* WHAT YOU WILL DO
Type every record exactly as it appears.

* RECORDS PROVIDED
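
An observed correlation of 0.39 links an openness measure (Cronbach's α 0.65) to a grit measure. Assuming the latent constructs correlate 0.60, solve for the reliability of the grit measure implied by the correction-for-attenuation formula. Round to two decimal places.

r_true = r_obs / √(r_xx · r_yy) ⇒ 0.60 = 0.39 / √(0.65 · r_yy).
√(0.65 · r_yy) = 0.39 / 0.60 = 0.6500; 0.65 · r_yy = 0.4225; r_yy = 0.4225 / 0.65 ≈ 0.65.

0.65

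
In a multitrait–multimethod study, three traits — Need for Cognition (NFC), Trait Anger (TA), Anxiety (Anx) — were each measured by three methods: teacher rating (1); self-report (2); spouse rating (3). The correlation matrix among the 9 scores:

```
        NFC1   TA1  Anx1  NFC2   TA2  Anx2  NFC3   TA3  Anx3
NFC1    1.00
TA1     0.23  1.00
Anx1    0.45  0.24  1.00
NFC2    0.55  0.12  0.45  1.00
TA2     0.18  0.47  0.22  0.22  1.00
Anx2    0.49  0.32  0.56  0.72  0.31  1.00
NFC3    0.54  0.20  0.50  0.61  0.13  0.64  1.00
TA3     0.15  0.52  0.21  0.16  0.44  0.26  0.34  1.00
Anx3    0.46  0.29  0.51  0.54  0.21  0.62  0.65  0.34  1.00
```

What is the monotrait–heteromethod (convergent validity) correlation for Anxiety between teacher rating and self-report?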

* ANSWER AREA
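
An observed correlation of 0.39 links an openness measure (Cronbach's α 0.65) to a grit measure. Assuming the latent constructs correlate 0.60, solve for the reliability of the grit measure implied by the correction-for-attenuation formula. Round to two decimal places.

r_true = r_obs / √(r_xx · r_yy) ⇒ 0.60 = 0.39 / √(0.65 · r_yy).
√(0.65 · r_yy) = 0.39 / 0.60 = 0.6500; 0.65 · r_yy = 0.4225; r_yy = 0.4225 / 0.65 ≈ 0.65.

0.65

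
In a multitrait–multimethod study, three traits — Need for Cognition (NFC), Trait Anger (TA), Anxiety (Anx) — were each measured by three methods: teacher rating (1); self-report (2); spouse rating (3). The correlation matrix among the 9 scores:

```
        NFC1   TA1  Anx1  NFC2   TA2  Anx2  NFC3   TA3  Anx3
NFC1    1.00
TA1     0.23  1.00
Anx1    0.45  0.24  1.00
NFC2    0.55  0.12  0.45  1.00
TA2     0.18  0.47  0.22  0.22  1.00
Anx2    0.49  0.32  0.56  0.72  0.31  1.00
NFC3    0.54  0.20  0.50  0.61  0.13  0.64  1.00
TA3     0.15  0.52  0.21  0.16  0.44  0.26  0.34  1.00
Anx3    0.46  0.29  0.51  0.54  0.21  0.62  0.65  0.34  1.00
```

What is the monotrait–heteromethod (convergent validity) correlation for Anxiety between teacher rating and self-report?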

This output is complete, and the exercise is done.